- _Exercise instructions_: The data below holds a line containing "Question 5: List children of 'F'" and a line containing "Here is a rooted tree rendered as ASCII (root = C)."; please quote exactly those two lines and every line between them, and nothing else.

Start of Data extracts

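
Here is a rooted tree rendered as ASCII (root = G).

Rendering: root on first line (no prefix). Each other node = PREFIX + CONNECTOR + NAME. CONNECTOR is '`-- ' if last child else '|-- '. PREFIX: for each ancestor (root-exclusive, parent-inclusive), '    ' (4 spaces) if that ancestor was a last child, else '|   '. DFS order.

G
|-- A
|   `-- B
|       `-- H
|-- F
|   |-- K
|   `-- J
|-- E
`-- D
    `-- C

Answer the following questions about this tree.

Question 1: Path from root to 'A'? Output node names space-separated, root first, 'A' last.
Walk down from root: G -> A

Answer: G A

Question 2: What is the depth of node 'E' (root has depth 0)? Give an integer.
Path from root to E: G -> E
Depth = number of edges = 1

Answer: 1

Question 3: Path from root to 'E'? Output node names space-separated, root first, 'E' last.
Walk down from root: G -> E

Answer: G E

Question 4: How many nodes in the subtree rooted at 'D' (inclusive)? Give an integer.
Subtree rooted at D contains: C, D
Count = 2

Answer: 2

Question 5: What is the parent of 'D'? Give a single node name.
Scan adjacency: D appears as child of G

Answer: G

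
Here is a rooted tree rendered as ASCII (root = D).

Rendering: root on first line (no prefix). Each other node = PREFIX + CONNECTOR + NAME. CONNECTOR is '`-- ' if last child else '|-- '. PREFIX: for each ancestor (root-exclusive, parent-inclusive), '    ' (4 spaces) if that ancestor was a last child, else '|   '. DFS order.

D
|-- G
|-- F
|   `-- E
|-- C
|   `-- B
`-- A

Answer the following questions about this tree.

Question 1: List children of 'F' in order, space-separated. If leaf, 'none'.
Answer: E

Derivation:
Node F's children (from adjacency): E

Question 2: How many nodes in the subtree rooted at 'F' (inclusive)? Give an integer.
Answer: 2

Derivation:
Subtree rooted at F contains: E, F
Count = 2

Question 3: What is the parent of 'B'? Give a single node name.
Scan adjacency: B appears as child of C

Answer: C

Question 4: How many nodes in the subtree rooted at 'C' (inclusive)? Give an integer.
Answer: 2

Derivation:
Subtree rooted at C contains: B, C
Count = 2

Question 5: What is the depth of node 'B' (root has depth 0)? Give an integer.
Answer: 2

Derivation:
Path from root to B: D -> C -> B
Depth = number of edges = 2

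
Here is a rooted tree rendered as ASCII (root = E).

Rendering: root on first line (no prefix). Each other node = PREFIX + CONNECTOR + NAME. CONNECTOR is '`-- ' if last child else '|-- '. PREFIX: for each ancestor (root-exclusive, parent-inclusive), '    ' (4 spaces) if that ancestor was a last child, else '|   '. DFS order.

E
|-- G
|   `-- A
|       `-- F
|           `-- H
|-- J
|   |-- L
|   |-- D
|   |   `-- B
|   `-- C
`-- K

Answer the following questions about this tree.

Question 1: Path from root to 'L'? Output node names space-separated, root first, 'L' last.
Walk down from root: E -> J -> L

Answer: E J L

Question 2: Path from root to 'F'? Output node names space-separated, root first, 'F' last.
Walk down from root: E -> G -> A -> F

Answer: E G A F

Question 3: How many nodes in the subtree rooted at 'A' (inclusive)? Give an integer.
Subtree rooted at A contains: A, F, H
Count = 3

Answer: 3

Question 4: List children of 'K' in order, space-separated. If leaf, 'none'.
Node K's children (from adjacency): (leaf)

Answer: none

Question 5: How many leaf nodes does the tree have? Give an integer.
Answer: 5

Derivation:
Leaves (nodes with no children): B, C, H, K, L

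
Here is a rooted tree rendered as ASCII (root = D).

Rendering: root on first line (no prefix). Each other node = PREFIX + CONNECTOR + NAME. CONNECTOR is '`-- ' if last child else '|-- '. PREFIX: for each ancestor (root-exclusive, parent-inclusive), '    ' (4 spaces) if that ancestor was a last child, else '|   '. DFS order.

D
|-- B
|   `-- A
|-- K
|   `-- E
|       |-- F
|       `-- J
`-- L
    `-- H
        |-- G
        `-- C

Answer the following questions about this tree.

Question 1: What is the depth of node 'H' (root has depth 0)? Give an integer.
Answer: 2

Derivation:
Path from root to H: D -> L -> H
Depth = number of edges = 2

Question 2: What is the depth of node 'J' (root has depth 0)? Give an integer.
Path from root to J: D -> K -> E -> J
Depth = number of edges = 3

Answer: 3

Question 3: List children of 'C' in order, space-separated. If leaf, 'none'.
Node C's children (from adjacency): (leaf)

Answer: none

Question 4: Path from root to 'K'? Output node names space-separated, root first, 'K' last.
Walk down from root: D -> K

Answer: D K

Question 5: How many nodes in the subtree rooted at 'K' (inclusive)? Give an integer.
Subtree rooted at K contains: E, F, J, K
Count = 4

Answer: 4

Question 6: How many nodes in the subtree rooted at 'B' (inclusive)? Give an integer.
Answer: 2

Derivation:
Subtree rooted at B contains: A, B
Count = 2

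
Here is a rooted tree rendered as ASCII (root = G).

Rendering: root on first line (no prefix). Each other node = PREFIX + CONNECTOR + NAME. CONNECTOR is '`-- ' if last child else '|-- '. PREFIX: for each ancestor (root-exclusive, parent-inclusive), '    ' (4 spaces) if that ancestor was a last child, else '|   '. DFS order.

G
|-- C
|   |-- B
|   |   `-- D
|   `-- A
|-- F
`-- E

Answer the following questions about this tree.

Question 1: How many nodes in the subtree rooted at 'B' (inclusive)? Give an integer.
Answer: 2

Derivation:
Subtree rooted at B contains: B, D
Count = 2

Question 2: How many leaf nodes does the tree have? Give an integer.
Answer: 4

Derivation:
Leaves (nodes with no children): A, D, E, F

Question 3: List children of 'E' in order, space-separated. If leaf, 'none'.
Node E's children (from adjacency): (leaf)

Answer: none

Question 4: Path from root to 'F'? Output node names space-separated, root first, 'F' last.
Walk down from root: G -> F

Answer: G F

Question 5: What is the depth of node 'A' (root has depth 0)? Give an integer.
Answer: 2

Derivation:
Path from root to A: G -> C -> A
Depth = number of edges = 2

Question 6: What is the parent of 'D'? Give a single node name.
Scan adjacency: D appears as child of B

Answer: B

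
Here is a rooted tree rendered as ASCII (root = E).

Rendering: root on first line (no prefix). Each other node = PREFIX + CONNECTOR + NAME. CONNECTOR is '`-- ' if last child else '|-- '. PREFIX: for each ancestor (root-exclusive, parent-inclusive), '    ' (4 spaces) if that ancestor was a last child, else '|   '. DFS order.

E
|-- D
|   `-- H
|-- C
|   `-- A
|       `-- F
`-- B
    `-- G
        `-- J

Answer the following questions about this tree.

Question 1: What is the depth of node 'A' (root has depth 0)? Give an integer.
Answer: 2

Derivation:
Path from root to A: E -> C -> A
Depth = number of edges = 2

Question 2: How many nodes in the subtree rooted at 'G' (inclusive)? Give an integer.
Subtree rooted at G contains: G, J
Count = 2

Answer: 2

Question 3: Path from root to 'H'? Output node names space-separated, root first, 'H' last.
Walk down from root: E -> D -> H

Answer: E D H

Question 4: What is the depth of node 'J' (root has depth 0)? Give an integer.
Path from root to J: E -> B -> G -> J
Depth = number of edges = 3

Answer: 3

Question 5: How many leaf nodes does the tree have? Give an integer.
Answer: 3

Derivation:
Leaves (nodes with no children): F, H, J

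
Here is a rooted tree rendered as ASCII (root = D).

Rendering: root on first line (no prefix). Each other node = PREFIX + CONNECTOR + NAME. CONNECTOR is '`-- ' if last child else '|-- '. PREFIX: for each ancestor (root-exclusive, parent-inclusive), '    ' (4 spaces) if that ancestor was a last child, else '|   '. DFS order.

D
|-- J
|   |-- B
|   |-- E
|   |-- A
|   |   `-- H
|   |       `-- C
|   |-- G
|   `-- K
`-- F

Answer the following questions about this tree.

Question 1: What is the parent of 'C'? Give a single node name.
Answer: H

Derivation:
Scan adjacency: C appears as child of H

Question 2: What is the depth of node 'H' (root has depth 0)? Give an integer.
Answer: 3

Derivation:
Path from root to H: D -> J -> A -> H
Depth = number of edges = 3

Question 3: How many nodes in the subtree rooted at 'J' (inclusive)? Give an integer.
Subtree rooted at J contains: A, B, C, E, G, H, J, K
Count = 8

Answer: 8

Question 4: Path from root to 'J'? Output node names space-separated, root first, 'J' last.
Walk down from root: D -> J

Answer: D J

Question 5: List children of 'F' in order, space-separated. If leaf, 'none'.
Node F's children (from adjacency): (leaf)

Answer: none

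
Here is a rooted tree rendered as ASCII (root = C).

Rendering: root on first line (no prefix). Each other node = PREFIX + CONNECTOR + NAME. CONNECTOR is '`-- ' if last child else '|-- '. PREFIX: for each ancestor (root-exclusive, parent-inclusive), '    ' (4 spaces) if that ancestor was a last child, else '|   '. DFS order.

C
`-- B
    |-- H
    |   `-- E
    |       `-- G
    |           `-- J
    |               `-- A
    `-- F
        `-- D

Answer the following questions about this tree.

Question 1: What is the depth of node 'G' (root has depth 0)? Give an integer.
Path from root to G: C -> B -> H -> E -> G
Depth = number of edges = 4

Answer: 4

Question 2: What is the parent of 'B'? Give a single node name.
Answer: C

Derivation:
Scan adjacency: B appears as child of C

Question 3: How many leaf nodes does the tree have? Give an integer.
Leaves (nodes with no children): A, D

Answer: 2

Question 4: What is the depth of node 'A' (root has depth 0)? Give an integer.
Answer: 6

Derivation:
Path from root to A: C -> B -> H -> E -> G -> J -> A
Depth = number of edges = 6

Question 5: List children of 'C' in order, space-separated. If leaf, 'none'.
Node C's children (from adjacency): B

Answer: B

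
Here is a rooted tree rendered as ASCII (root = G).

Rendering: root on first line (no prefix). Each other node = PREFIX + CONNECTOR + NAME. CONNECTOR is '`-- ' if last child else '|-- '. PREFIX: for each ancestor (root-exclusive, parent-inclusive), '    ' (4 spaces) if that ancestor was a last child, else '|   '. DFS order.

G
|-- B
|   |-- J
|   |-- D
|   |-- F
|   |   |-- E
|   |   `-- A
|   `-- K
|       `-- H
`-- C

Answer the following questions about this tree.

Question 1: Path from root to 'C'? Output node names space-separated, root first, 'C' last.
Walk down from root: G -> C

Answer: G C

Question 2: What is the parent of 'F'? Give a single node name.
Answer: B

Derivation:
Scan adjacency: F appears as child of B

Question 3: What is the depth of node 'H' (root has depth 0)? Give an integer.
Answer: 3

Derivation:
Path from root to H: G -> B -> K -> H
Depth = number of edges = 3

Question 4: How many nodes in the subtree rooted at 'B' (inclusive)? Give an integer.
Subtree rooted at B contains: A, B, D, E, F, H, J, K
Count = 8

Answer: 8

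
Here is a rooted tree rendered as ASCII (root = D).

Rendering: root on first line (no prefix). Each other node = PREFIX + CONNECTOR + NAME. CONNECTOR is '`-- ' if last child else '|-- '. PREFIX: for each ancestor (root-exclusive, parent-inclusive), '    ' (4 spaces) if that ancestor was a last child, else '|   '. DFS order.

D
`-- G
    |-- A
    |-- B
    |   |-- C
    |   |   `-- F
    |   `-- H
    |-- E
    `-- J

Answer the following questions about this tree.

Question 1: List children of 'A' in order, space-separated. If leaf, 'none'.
Answer: none

Derivation:
Node A's children (from adjacency): (leaf)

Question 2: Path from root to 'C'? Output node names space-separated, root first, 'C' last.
Walk down from root: D -> G -> B -> C

Answer: D G B C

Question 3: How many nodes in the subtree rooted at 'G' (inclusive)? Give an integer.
Answer: 8

Derivation:
Subtree rooted at G contains: A, B, C, E, F, G, H, J
Count = 8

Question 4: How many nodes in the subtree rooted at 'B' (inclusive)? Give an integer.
Subtree rooted at B contains: B, C, F, H
Count = 4

Answer: 4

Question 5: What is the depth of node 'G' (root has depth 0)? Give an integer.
Answer: 1

Derivation:
Path from root to G: D -> G
Depth = number of edges = 1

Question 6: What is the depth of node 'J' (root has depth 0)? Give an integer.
Path from root to J: D -> G -> J
Depth = number of edges = 2

Answer: 2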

End of Data extracts

- _Answer for the task_:
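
Question 5: List children of 'F' in order, space-separated. If leaf, 'none'.
Node F's children (from adjacency): (leaf)

Answer: none

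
Here is a rooted tree rendered as ASCII (root = C).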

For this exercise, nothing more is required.